GOAL OF THE EXERCISE
All lines from the line containing "- L requires 29 minutes." up to and including the last line of the entries must be written out exactly, with no others.

Dataset entries
..........

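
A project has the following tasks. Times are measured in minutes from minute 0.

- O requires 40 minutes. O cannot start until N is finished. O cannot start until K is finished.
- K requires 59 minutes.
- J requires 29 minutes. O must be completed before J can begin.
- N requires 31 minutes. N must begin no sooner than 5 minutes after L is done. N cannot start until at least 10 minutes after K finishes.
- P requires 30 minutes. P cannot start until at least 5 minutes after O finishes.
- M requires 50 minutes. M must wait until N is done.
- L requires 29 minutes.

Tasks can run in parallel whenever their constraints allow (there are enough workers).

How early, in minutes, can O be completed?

140

Nothing blocks L, so it runs from minute 0 to minute 29.
Nothing blocks K, so it runs from minute 0 to minute 59.
For N: L (finishes minute 29, plus 5-minute gap → minute 34); K (finishes minute 59, plus 10-minute gap → minute 69). Taking the maximum gives a start of minute 69, and it finishes at 69 + 31 = minute 100.
O needs all of N (finishes minute 100); K (finishes minute 59). That puts its earliest start at minute 100; it finishes at 100 + 40 = minute 140.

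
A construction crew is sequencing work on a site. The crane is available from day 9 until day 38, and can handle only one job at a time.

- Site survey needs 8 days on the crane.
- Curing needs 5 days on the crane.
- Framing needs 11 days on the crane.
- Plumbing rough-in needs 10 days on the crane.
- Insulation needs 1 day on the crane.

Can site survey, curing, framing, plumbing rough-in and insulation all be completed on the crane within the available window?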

..........

TASK SOLUTION
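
- L requires 29 minutes.

Tasks can run in parallel whenever their constraints allow (there are enough workers).

How early, in minutes, can O be completed?

140

Nothing blocks L, so it runs from minute 0 to minute 29.
Nothing blocks K, so it runs from minute 0 to minute 59.
For N: L (finishes minute 29, plus 5-minute gap → minute 34); K (finishes minute 59, plus 10-minute gap → minute 69). Taking the maximum gives a start of minute 69, and it finishes at 69 + 31 = minute 100.
O needs all of N (finishes minute 100); K (finishes minute 59). That puts its earliest start at minute 100; it finishes at 100 + 40 = minute 140.

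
A construction crew is sequencing work on a site. The crane is available from day 9 until day 38, and can handle only one job at a time.

- Site survey needs 8 days on the crane.
- Curing needs 5 days on the crane.
- Framing needs 11 days on the crane.
- Plumbing rough-in needs 10 days on the crane.
- Insulation needs 1 day on the crane.

Can site survey, curing, framing, plumbing rough-in and insulation all be completed on the crane within the available window?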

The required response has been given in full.